--- INFORMATION PROVIDED ---

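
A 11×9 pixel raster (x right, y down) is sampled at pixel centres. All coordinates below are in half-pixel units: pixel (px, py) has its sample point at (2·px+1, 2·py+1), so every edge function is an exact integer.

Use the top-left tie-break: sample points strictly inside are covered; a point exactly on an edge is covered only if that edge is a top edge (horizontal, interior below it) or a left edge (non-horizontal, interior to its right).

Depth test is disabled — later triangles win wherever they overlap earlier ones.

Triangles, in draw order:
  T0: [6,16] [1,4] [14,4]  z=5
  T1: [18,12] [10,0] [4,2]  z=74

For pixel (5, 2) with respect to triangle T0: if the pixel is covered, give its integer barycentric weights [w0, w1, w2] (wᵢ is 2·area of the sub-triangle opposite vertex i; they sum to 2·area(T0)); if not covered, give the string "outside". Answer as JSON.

T0:
  2·area = 156
  edge (6, 16)→(1, 4): d=(-5,-12) top-left  bias=+0
  edge (1, 4)→(14, 4): d=(13,0) top-left  bias=+0
  edge (14, 4)→(6, 16): d=(-8,12) right/bottom  bias=-1
    (1,2)@(3, 5): e=[19,13,124] → █
    (2,2)@(5, 5): e=[43,13,100] → █
    (3,2)@(7, 5): e=[67,13,76] → █
    (4,2)@(9, 5): e=[91,13,52] → █
    (5,2)@(11, 5): e=[115,13,28] → █
    (6,2)@(13, 5): e=[139,13,4] → █
    (7,2)@(15, 5): e=[163,13,-20] → ·
    (1,3)@(3, 7): e=[9,39,108] → █
    (6,3)@(13, 7): e=[129,39,-12] → ·
    (1,4)@(3, 9): e=[-1,65,92] → ·
    (2,4)@(5, 9): e=[23,65,68] → █
    (5,4)@(11, 9): e=[95,65,-4] → ·
  covered (19 px):
    · · · · · · · · · · ·
    · · · · · · · · · · ·
    · █ █ █ █ █ █ · · · ·
    · █ █ █ █ █ · · · · ·
    · · █ █ █ · · · · · ·
    · · █ █ █ · · · · · ·
    · · █ █ · · · · · · ·
    · · · · · · · · · · ·
    · · · · · · · · · · ·
T1:
  2·area = 88  (B↔C swapped to make it positive)
  edge (18, 12)→(4, 2): d=(-14,-10) top-left  bias=+0
  edge (4, 2)→(10, 0): d=(6,-2) top-left  bias=+0
  edge (10, 0)→(18, 12): d=(8,12) right/bottom  bias=-1
    (3,0)@(7, 1): e=[44,0,44] → █  [on edge]
    (4,0)@(9, 1): e=[64,4,20] → █
    (5,0)@(11, 1): e=[84,8,-4] → ·
    (0,1)@(1, 3): e=[-44,0,132] → ·  [on edge]
    (3,1)@(7, 3): e=[16,12,60] → █
    (5,1)@(11, 3): e=[56,20,12] → █
    (6,1)@(13, 3): e=[76,24,-12] → ·
    (3,2)@(7, 5): e=[-12,24,76] → ·
    (4,2)@(9, 5): e=[8,28,52] → █
    (6,2)@(13, 5): e=[48,36,4] → █
    (7,2)@(15, 5): e=[68,40,-20] → ·
    (4,3)@(9, 7): e=[-20,40,68] → ·
    (5,3)@(11, 7): e=[0,44,44] → █  [on edge]
  covered (12 px):
    · · · █ █ · · · · · ·
    · · · █ █ █ · · · · ·
    · · · · █ █ █ · · · ·
    · · · · · █ █ · · · ·
    · · · · · · · █ · · ·
    · · · · · · · · █ · ·
    · · · · · · · · · · ·
    · · · · · · · · · · ·
    · · · · · · · · · · ·

Answer: [13,28,115]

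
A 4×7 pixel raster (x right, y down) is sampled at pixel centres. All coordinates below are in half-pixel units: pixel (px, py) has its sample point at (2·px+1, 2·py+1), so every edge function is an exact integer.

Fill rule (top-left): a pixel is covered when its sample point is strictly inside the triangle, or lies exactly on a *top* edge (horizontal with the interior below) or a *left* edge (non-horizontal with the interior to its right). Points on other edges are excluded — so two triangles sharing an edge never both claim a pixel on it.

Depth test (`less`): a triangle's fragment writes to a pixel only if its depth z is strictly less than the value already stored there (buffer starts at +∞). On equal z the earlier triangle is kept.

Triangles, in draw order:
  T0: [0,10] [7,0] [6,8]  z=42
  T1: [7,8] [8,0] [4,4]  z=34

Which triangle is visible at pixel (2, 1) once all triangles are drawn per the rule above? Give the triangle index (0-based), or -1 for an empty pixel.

T0:
  2·area = 46
  edge (0, 10)→(7, 0): d=(7,-10) top-left  bias=+0
  edge (7, 0)→(6, 8): d=(-1,8) right/bottom  bias=-1
  edge (6, 8)→(0, 10): d=(-6,2) right/bottom  bias=-1
    (2,1)@(5, 3): e=[1,13,32] → #
    (3,1)@(7, 3): e=[21,-3,28] → ·
    (2,2)@(5, 5): e=[15,11,20] → #
    (3,2)@(7, 5): e=[35,-5,16] → ·
    (1,3)@(3, 7): e=[9,25,12] → #
    (3,3)@(7, 7): e=[49,-7,4] → ·
    (0,4)@(1, 9): e=[3,39,4] → #
    (1,4)@(3, 9): e=[23,23,0] → ·  [on edge]
    (2,4)@(5, 9): e=[43,7,-4] → ·
    (0,5)@(1, 11): e=[17,37,-8] → ·
  covered (5 px):
    · · · ·
    · · # ·
    · · # ·
    · # # ·
    # · · ·
    · · · ·
    · · · ·
T1:
  2·area = 28  (B↔C swapped to make it positive)
  edge (7, 8)→(4, 4): d=(-3,-4) top-left  bias=+0
  edge (4, 4)→(8, 0): d=(4,-4) top-left  bias=+0
  edge (8, 0)→(7, 8): d=(-1,8) right/bottom  bias=-1
    (3,0)@(7, 1): e=[21,0,7] → #  [on edge]
    (2,1)@(5, 3): e=[7,0,21] → #  [on edge]
    (1,2)@(3, 5): e=[-7,0,35] → ·  [on edge]
    (2,2)@(5, 5): e=[1,8,19] → #
    (0,3)@(1, 7): e=[-21,0,49] → ·  [on edge]
    (2,3)@(5, 7): e=[-5,16,17] → ·
    (3,3)@(7, 7): e=[3,24,1] → #
    (3,4)@(7, 9): e=[-3,32,-1] → ·
  covered (6 px):
    · · · #
    · · # #
    · · # #
    · · · #
    · · · ·
    · · · ·
    · · · ·

Z-buffer (winner per pixel, '.' = empty):
  . . . 1
  . . 1 1
  . . 1 1
  . 0 0 1
  0 . . .
  . . . .
  . . . .

Result: 1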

---

- [PROMPT]:
Provide only the count of lines in the data above that include the string "function".

- [ANSWER TO THIS EXERCISE]:
2